INFORMATION GIVEN
<<<<
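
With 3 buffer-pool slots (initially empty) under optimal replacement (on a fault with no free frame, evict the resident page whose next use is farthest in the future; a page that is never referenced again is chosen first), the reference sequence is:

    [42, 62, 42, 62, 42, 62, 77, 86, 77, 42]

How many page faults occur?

42 → fault, frames (42)
62 → fault, frames (42 62)
42 → hit
62 → hit
42 → hit
62 → hit
77 → fault, frames (42 62 77)
86 → fault, evict 62, frames (42 77 86)
77 → hit
42 → hit
Page faults: 4.

4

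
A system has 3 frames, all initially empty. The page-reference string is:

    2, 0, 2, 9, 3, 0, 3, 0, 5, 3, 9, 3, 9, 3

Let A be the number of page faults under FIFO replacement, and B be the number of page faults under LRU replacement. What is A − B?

Under FIFO: F F . F F . . . F . . . . . → 5 faults.
Under LRU: F F . F F F . . F . F . . . → 7 faults.
A − B = 5 − 7 = -2.

-2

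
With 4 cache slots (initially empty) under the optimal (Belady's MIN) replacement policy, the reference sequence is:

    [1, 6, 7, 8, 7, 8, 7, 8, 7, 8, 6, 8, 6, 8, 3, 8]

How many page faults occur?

1 → miss, frames {1}
6 → miss, frames {1,6}
7 → miss, frames {1,6,7}
8 → miss, frames {1,6,7,8}
7 → hit
8 → hit
7 → hit
8 → hit
7 → hit
8 → hit
6 → hit
8 → hit
6 → hit
8 → hit
3 → miss, evict 7, frames {1,6,8,3}
8 → hit
Page faults: 5.

5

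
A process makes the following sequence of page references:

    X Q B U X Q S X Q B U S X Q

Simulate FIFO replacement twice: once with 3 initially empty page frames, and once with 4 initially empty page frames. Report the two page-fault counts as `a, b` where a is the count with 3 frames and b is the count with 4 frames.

11, 12

3 frames: F F F F F F F . . F F . F F → 11 faults.
4 frames: F F F F . . F F F F F F F F → 12 faults.
12 > 11: adding a frame increased faults — Belady's anomaly.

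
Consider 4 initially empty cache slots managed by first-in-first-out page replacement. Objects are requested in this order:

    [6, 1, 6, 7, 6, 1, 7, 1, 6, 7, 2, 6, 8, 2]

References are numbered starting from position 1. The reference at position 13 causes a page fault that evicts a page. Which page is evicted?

6

pos 1: 6: fault, frames (6)
pos 2: 1: fault, frames (6 1)
pos 3: 6: hit
pos 4: 7: fault, frames (6 1 7)
pos 5: 6: hit
pos 6: 1: hit
pos 7: 7: hit
pos 8: 1: hit
pos 9: 6: hit
pos 10: 7: hit
pos 11: 2: fault, frames (6 1 7 2)
pos 12: 6: hit
pos 13: 8: fault, evict 6, frames (1 7 2 8)
At position 13, page 6 is evicted.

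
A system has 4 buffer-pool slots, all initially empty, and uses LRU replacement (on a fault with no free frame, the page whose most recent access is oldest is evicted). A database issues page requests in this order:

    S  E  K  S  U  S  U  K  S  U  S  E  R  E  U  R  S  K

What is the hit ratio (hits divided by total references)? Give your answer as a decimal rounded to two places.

S: fault, frames [S]
E: fault, frames [S, E]
K: fault, frames [S, E, K]
S: hit
U: fault, frames [E, K, S, U]
S: hit
U: hit
K: hit
S: hit
U: hit
S: hit
E: hit
R: fault, evict K, frames [U, S, E, R]
E: hit
U: hit
R: hit
S: hit
K: fault, evict E, frames [U, R, S, K]
Hits: 12 of 18 references → 12/18 = 0.6667.

0.67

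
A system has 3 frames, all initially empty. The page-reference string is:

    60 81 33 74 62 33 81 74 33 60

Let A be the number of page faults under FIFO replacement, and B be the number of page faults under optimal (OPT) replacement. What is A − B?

1

Under FIFO: F F F F F . F . F F → 8 faults.
Under OPT: F F F F F . . F . F → 7 faults.
A − B = 8 − 7 = 1.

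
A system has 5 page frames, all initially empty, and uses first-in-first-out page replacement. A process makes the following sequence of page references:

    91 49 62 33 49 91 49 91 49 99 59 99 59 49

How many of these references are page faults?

91 → miss, frames (91)
49 → miss, frames (91 49)
62 → miss, frames (91 49 62)
33 → miss, frames (91 49 62 33)
49 → hit
91 → hit
49 → hit
91 → hit
49 → hit
99 → miss, frames (91 49 62 33 99)
59 → miss, evict 91, frames (49 62 33 99 59)
99 → hit
59 → hit
49 → hit
Page faults: 6.

6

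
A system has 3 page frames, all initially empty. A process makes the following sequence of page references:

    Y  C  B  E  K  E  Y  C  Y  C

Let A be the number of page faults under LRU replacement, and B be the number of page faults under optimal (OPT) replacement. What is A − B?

Under LRU: F F F F F . F F . . → 7 faults.
Under OPT: F F F F F . . F . . → 6 faults.
A − B = 7 − 6 = 1.

1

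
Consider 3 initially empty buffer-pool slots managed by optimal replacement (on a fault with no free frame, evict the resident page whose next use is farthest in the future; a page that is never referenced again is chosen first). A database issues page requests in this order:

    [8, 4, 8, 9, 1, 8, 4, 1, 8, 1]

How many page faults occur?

8: miss, frames (8)
4: miss, frames (8 4)
8: hit
9: miss, frames (8 4 9)
1: miss, evict 9, frames (8 4 1)
8: hit
4: hit
1: hit
8: hit
1: hit
Page faults: 4.

4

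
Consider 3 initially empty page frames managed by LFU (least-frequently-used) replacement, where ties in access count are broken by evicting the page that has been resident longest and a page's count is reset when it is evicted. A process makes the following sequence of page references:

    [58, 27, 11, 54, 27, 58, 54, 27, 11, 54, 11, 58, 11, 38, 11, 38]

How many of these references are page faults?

58 -> miss, frames (58)
27 -> miss, frames (58 27)
11 -> miss, frames (58 27 11)
54 -> miss, evict 58, frames (27 11 54)
27 -> hit
58 -> miss, evict 11, frames (27 54 58)
54 -> hit
27 -> hit
11 -> miss, evict 58, frames (27 54 11)
54 -> hit
11 -> hit
58 -> miss, evict 11, frames (27 54 58)
11 -> miss, evict 58, frames (27 54 11)
38 -> miss, evict 11, frames (27 54 38)
11 -> miss, evict 38, frames (27 54 11)
38 -> miss, evict 11, frames (27 54 38)
Page faults: 11.

11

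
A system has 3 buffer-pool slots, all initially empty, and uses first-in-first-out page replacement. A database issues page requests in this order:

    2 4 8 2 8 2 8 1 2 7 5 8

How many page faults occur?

2: fault, frames (2)
4: fault, frames (2 4)
8: fault, frames (2 4 8)
2: hit
8: hit
2: hit
8: hit
1: fault, evict 2, frames (4 8 1)
2: fault, evict 4, frames (8 1 2)
7: fault, evict 8, frames (1 2 7)
5: fault, evict 1, frames (2 7 5)
8: fault, evict 2, frames (7 5 8)
Page faults: 8.

8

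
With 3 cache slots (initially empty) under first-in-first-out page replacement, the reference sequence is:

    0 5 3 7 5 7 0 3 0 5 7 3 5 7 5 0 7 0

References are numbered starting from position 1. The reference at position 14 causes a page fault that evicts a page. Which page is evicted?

pos 1: 0: miss, frames [0]
pos 2: 5: miss, frames [0, 5]
pos 3: 3: miss, frames [0, 5, 3]
pos 4: 7: miss, evict 0, frames [5, 3, 7]
pos 5: 5: hit
pos 6: 7: hit
pos 7: 0: miss, evict 5, frames [3, 7, 0]
pos 8: 3: hit
pos 9: 0: hit
pos 10: 5: miss, evict 3, frames [7, 0, 5]
pos 11: 7: hit
pos 12: 3: miss, evict 7, frames [0, 5, 3]
pos 13: 5: hit
pos 14: 7: miss, evict 0, frames [5, 3, 7]
At position 14, page 0 is evicted.

0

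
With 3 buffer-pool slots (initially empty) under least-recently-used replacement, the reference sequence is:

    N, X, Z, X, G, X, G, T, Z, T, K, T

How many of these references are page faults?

7

N -> miss, frames [N]
X -> miss, frames [N, X]
Z -> miss, frames [N, X, Z]
X -> hit
G -> miss, evict N, frames [Z, X, G]
X -> hit
G -> hit
T -> miss, evict Z, frames [X, G, T]
Z -> miss, evict X, frames [G, T, Z]
T -> hit
K -> miss, evict G, frames [Z, T, K]
T -> hit
Page faults: 7.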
>>>>
TASK ITEM
The answer should be an exact copy of the lines from the first line of the data through the line with "7, 2, 6, 8, 2]" and should contain nothing else.

RESULT OF THE TASK
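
With 3 buffer-pool slots (initially empty) under optimal replacement (on a fault with no free frame, evict the resident page whose next use is farthest in the future; a page that is never referenced again is chosen first), the reference sequence is:

    [42, 62, 42, 62, 42, 62, 77, 86, 77, 42]

How many page faults occur?

42 → fault, frames (42)
62 → fault, frames (42 62)
42 → hit
62 → hit
42 → hit
62 → hit
77 → fault, frames (42 62 77)
86 → fault, evict 62, frames (42 77 86)
77 → hit
42 → hit
Page faults: 4.

4

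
A system has 3 frames, all initially empty. The page-reference string is:

    2, 0, 2, 9, 3, 0, 3, 0, 5, 3, 9, 3, 9, 3

Let A be the number of page faults under FIFO replacement, and B be the number of page faults under LRU replacement. What is A − B?

Under FIFO: F F . F F . . . F . . . . . → 5 faults.
Under LRU: F F . F F F . . F . F . . . → 7 faults.
A − B = 5 − 7 = -2.

-2

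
With 4 cache slots (initially empty) under the optimal (Belady's MIN) replacement policy, the reference sequence is:

    [1, 6, 7, 8, 7, 8, 7, 8, 7, 8, 6, 8, 6, 8, 3, 8]

How many page faults occur?

1 → miss, frames {1}
6 → miss, frames {1,6}
7 → miss, frames {1,6,7}
8 → miss, frames {1,6,7,8}
7 → hit
8 → hit
7 → hit
8 → hit
7 → hit
8 → hit
6 → hit
8 → hit
6 → hit
8 → hit
3 → miss, evict 7, frames {1,6,8,3}
8 → hit
Page faults: 5.

5

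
A process makes the following sequence of page references:

    X Q B U X Q S X Q B U S X Q

Simulate FIFO replacement twice: once with 3 initially empty page frames, and once with 4 initially empty page frames. Report the two page-fault counts as `a, b` where a is the count with 3 frames and b is the count with 4 frames.

11, 12

3 frames: F F F F F F F . . F F . F F → 11 faults.
4 frames: F F F F . . F F F F F F F F → 12 faults.
12 > 11: adding a frame increased faults — Belady's anomaly.

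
Consider 4 initially empty cache slots managed by first-in-first-out page replacement. Objects are requested in this order:

    [6, 1, 6, 7, 6, 1, 7, 1, 6, 7, 2, 6, 8, 2]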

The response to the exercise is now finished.